• [Your task]: All of the records listed below should be retyped exactly.

(Given data)

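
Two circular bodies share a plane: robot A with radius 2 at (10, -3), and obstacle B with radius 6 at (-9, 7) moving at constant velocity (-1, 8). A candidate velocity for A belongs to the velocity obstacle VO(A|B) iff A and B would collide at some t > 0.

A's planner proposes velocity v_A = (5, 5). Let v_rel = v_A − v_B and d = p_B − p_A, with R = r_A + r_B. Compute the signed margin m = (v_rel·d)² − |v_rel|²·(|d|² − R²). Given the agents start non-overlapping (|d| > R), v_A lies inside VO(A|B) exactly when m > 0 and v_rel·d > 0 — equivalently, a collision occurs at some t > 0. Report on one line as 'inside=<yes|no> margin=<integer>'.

d = (-19, 10),  |d|² = 461;  R = 2+6 = 8,  c = 461−8² = 397
v_rel = (6, -3),  |v_rel|² = 45;  v_rel·d = (6)·(-19) + (-3)·(10) = -144
45·t² + 288·t + 397 = 0  ⇒  m = (-144)² − 45·397 = 2871
m = 2871 > 0,  v_rel·d = -144 < 0  ⇒  outside

inside=no margin=2871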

(End Given data)

• [Completed exercise]:
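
Two circular bodies share a plane: robot A with radius 2 at (10, -3), and obstacle B with radius 6 at (-9, 7) moving at constant velocity (-1, 8). A candidate velocity for A belongs to the velocity obstacle VO(A|B) iff A and B would collide at some t > 0.

A's planner proposes velocity v_A = (5, 5). Let v_rel = v_A − v_B and d = p_B − p_A, with R = r_A + r_B. Compute the signed margin m = (v_rel·d)² − |v_rel|²·(|d|² − R²). Given the agents start non-overlapping (|d| > R), v_A lies inside VO(A|B) exactly when m > 0 and v_rel·d > 0 — equivalently, a collision occurs at some t > 0. Report on one line as 'inside=<yes|no> margin=<integer>'.

d = (-19, 10),  |d|² = 461;  R = 2+6 = 8,  c = 461−8² = 397
v_rel = (6, -3),  |v_rel|² = 45;  v_rel·d = (6)·(-19) + (-3)·(10) = -144
45·t² + 288·t + 397 = 0  ⇒  m = (-144)² − 45·397 = 2871
m = 2871 > 0,  v_rel·d = -144 < 0  ⇒  outside

inside=no margin=2871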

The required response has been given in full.